* How to complete this task *
From the material below, list every line containing "germ".

##########

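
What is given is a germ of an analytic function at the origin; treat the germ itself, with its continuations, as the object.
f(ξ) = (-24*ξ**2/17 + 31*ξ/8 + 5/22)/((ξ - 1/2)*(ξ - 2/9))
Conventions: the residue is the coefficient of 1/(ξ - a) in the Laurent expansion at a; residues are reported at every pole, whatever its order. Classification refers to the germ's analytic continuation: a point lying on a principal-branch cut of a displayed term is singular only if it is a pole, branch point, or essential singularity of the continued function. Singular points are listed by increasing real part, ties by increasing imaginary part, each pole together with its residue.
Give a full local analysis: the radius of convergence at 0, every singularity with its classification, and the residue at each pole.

Radius of convergence at 0: 2/9.
At 2/9: a pole of order 1; residue -20573/5610.
At 1/2: a pole of order 1; residue 48789/7480.

Denominator factor (ξ - 1/2): pole of order 1 at 1/2, modulus 1/2.
Denominator factor (ξ - 2/9): pole of order 1 at 2/9, modulus 2/9.
The radius of convergence is the smallest modulus among the singular points: 2/9.
At the order-1 pole 2/9 set g(ξ) = (ξ - (2/9))*f(ξ) = (-24*ξ**2/17 + 31*ξ/8 + 5/22)/(ξ - 1/2).
Simple pole: residue = g(a) at a = 2/9, which is -20573/5610.
At the order-1 pole 1/2 set g(ξ) = (ξ - (1/2))*f(ξ) = (-24*ξ**2/17 + 31*ξ/8 + 5/22)/(ξ - 2/9).
Simple pole: residue = g(a) at a = 1/2, which is 48789/7480.
List the singular points by increasing real part (a conjugate pair: the negative imaginary part first).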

##########

* The completed task *
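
What is given is a germ of an analytic function at the origin; treat the germ itself, with its continuations, as the object.
Conventions: the residue is the coefficient of 1/(ξ - a) in the Laurent expansion at a; residues are reported at every pole, whatever its order. Classification refers to the germ's analytic continuation: a point lying on a principal-branch cut of a displayed term is singular only if it is a pole, branch point, or essential singularity of the continued function. Singular points are listed by increasing real part, ties by increasing imaginary part, each pole together with its residue.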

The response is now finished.